To do:
Exactly the lines from the one containing "Average inventory: order" through the end of the listing should be written out, both ends included, and nothing more.

Given entries:

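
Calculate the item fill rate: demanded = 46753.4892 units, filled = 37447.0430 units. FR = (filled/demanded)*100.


FR = 37447.0430 / 46753.4892 * 100 = 80.0946

80.0946%


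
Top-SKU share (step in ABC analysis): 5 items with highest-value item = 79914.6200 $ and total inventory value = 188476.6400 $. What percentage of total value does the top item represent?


Top item = 79914.6200
Total = 188476.6400
Percentage = 79914.6200 / 188476.6400 * 100 = 42.4003

42.4003%


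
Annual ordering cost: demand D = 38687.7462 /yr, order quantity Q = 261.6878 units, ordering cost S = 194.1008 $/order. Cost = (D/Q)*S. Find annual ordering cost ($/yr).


Number of orders = D/Q = 147.8393
Cost = 147.8393 * 194.1008 = 28695.7301

28695.7301 $/yr


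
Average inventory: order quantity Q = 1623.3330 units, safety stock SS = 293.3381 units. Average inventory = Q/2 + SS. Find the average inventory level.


Q/2 = 811.6665
Avg = 811.6665 + 293.3381 = 1105.0046

1105.0046 units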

Your solution:
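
Average inventory: order quantity Q = 1623.3330 units, safety stock SS = 293.3381 units. Average inventory = Q/2 + SS. Find the average inventory level.


Q/2 = 811.6665
Avg = 811.6665 + 293.3381 = 1105.0046

1105.0046 units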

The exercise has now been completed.